··· Material provided

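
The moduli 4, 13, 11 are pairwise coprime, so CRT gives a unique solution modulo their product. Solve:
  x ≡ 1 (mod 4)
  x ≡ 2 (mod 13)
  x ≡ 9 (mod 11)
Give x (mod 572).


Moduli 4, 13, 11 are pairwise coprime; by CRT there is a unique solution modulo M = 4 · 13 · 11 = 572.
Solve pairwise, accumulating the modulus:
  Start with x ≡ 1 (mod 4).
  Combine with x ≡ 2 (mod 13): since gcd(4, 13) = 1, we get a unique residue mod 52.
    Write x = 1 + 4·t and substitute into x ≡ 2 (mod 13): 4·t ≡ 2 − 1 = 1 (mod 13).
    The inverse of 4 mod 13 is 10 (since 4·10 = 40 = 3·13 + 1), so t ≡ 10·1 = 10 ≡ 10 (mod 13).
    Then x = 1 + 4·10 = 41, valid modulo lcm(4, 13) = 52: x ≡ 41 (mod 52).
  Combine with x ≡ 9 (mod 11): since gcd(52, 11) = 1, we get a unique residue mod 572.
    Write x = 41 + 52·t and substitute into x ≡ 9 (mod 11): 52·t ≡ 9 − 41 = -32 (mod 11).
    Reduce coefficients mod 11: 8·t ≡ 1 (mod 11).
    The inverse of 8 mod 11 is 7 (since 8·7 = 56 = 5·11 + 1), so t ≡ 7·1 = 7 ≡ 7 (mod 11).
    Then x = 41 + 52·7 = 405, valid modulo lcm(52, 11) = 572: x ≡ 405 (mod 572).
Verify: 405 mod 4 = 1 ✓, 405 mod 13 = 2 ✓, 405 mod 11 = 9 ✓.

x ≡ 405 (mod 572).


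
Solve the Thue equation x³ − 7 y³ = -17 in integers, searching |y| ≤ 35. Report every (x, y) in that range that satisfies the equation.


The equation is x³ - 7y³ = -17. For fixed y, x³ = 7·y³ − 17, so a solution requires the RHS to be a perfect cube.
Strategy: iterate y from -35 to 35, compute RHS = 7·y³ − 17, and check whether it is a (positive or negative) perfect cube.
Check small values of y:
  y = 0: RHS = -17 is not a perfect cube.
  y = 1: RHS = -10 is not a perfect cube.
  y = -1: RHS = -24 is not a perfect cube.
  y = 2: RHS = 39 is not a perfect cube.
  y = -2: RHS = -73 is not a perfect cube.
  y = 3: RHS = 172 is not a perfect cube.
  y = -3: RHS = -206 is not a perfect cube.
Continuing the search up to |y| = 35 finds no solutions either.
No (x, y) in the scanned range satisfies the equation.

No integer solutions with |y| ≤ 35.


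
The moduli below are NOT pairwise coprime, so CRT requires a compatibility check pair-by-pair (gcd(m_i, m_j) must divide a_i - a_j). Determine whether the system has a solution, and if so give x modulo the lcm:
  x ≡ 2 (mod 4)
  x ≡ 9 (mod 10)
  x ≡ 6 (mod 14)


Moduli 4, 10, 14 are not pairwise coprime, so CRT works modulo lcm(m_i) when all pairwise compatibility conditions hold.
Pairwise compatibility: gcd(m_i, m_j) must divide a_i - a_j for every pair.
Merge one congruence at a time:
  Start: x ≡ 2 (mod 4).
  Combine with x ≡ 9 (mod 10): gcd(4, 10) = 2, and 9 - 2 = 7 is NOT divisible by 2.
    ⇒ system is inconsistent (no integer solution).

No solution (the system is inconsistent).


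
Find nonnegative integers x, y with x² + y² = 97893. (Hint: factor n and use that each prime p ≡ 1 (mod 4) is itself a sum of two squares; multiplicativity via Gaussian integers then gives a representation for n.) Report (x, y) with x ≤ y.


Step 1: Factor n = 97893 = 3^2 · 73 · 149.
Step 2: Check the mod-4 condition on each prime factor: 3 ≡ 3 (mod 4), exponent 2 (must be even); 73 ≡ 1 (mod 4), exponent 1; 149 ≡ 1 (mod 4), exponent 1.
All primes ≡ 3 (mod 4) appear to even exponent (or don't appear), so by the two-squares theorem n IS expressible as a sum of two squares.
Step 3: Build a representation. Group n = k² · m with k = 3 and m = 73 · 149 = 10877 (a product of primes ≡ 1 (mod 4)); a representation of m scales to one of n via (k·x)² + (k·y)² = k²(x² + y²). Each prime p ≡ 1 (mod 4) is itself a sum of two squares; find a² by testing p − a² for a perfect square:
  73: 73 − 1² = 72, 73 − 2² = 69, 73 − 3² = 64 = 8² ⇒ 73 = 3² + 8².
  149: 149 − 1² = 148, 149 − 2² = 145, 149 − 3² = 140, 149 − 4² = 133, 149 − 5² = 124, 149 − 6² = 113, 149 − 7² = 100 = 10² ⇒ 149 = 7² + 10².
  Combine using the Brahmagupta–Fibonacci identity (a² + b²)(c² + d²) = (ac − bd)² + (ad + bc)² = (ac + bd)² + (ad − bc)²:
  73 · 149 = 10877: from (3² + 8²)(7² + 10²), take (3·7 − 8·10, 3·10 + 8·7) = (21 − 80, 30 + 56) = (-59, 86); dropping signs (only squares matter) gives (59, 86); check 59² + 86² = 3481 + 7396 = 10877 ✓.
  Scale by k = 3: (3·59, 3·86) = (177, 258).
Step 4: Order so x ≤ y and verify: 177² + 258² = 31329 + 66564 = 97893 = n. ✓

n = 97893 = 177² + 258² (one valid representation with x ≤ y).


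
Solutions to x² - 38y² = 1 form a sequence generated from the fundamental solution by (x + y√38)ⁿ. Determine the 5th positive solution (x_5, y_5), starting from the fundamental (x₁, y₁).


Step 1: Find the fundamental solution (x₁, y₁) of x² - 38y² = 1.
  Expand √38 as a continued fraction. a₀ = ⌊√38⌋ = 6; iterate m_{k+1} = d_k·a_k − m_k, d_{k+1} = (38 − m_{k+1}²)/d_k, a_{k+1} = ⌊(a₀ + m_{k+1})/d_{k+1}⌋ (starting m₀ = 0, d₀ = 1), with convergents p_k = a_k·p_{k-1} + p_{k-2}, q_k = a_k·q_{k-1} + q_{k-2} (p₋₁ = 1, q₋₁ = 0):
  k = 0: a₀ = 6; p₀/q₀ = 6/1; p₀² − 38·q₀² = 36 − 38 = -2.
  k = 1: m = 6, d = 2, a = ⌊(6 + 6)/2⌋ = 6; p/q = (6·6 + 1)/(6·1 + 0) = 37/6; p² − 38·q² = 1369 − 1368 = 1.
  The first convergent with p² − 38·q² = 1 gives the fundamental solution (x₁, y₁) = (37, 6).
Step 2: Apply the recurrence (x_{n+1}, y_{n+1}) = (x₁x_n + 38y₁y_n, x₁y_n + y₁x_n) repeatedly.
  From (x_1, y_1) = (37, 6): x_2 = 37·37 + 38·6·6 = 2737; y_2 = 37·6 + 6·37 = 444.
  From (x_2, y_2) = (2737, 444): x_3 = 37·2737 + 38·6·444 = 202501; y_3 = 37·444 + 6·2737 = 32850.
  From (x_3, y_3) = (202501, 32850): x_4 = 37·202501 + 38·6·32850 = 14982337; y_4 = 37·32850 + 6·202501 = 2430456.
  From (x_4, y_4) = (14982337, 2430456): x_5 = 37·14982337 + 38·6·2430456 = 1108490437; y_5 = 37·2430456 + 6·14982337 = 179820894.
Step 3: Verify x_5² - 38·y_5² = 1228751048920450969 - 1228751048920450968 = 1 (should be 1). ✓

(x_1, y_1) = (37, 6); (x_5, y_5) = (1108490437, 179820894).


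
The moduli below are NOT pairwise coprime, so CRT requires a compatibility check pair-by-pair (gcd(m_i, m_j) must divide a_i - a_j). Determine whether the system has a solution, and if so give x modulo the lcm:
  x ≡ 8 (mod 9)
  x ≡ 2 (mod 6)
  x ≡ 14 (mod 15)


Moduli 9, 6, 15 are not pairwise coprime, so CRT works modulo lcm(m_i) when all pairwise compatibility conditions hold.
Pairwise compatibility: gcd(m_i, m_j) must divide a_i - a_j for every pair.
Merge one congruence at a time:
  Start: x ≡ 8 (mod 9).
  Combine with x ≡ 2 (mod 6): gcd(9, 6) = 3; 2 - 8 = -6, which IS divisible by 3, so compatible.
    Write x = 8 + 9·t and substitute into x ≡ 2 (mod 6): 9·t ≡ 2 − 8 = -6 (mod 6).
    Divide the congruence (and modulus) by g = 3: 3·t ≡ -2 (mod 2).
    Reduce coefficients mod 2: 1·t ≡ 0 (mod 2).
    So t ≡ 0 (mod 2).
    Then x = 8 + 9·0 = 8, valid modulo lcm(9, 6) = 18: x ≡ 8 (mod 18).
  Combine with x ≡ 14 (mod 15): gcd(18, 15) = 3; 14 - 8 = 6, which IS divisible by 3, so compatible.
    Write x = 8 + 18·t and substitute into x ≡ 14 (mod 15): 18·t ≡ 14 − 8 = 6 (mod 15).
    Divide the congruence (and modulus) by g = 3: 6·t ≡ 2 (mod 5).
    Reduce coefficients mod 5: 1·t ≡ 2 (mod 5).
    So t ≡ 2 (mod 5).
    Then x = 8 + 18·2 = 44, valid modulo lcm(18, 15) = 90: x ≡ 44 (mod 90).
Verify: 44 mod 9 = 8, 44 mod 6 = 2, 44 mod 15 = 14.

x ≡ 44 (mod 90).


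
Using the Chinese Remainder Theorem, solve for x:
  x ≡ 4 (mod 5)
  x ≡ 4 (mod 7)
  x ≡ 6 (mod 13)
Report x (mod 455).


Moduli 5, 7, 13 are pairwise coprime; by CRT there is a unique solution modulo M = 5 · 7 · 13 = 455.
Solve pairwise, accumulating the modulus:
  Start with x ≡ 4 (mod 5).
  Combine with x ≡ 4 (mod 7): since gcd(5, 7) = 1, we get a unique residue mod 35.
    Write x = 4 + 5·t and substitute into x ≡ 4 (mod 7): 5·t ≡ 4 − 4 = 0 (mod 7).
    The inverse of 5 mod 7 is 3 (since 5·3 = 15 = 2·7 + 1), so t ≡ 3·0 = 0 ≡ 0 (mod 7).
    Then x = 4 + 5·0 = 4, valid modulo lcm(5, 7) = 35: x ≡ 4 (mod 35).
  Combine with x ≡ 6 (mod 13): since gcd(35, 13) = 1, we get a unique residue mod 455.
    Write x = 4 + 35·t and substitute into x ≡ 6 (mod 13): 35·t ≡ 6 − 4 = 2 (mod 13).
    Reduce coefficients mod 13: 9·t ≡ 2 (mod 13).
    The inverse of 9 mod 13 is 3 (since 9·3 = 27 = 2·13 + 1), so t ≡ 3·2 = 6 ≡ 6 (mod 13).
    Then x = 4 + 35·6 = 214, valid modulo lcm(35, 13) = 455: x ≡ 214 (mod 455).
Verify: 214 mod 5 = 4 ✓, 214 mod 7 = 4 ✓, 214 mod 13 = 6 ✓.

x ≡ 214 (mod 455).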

······

Task prompt: The line with "Using the Chinese" and all the lines after it in the records above are to be output exactly, with nothing added.

Answer section:
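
Using the Chinese Remainder Theorem, solve for x:
  x ≡ 4 (mod 5)
  x ≡ 4 (mod 7)
  x ≡ 6 (mod 13)
Report x (mod 455).


Moduli 5, 7, 13 are pairwise coprime; by CRT there is a unique solution modulo M = 5 · 7 · 13 = 455.
Solve pairwise, accumulating the modulus:
  Start with x ≡ 4 (mod 5).
  Combine with x ≡ 4 (mod 7): since gcd(5, 7) = 1, we get a unique residue mod 35.
    Write x = 4 + 5·t and substitute into x ≡ 4 (mod 7): 5·t ≡ 4 − 4 = 0 (mod 7).
    The inverse of 5 mod 7 is 3 (since 5·3 = 15 = 2·7 + 1), so t ≡ 3·0 = 0 ≡ 0 (mod 7).
    Then x = 4 + 5·0 = 4, valid modulo lcm(5, 7) = 35: x ≡ 4 (mod 35).
  Combine with x ≡ 6 (mod 13): since gcd(35, 13) = 1, we get a unique residue mod 455.
    Write x = 4 + 35·t and substitute into x ≡ 6 (mod 13): 35·t ≡ 6 − 4 = 2 (mod 13).
    Reduce coefficients mod 13: 9·t ≡ 2 (mod 13).
    The inverse of 9 mod 13 is 3 (since 9·3 = 27 = 2·13 + 1), so t ≡ 3·2 = 6 ≡ 6 (mod 13).
    Then x = 4 + 35·6 = 214, valid modulo lcm(35, 13) = 455: x ≡ 214 (mod 455).
Verify: 214 mod 5 = 4 ✓, 214 mod 7 = 4 ✓, 214 mod 13 = 6 ✓.

x ≡ 214 (mod 455).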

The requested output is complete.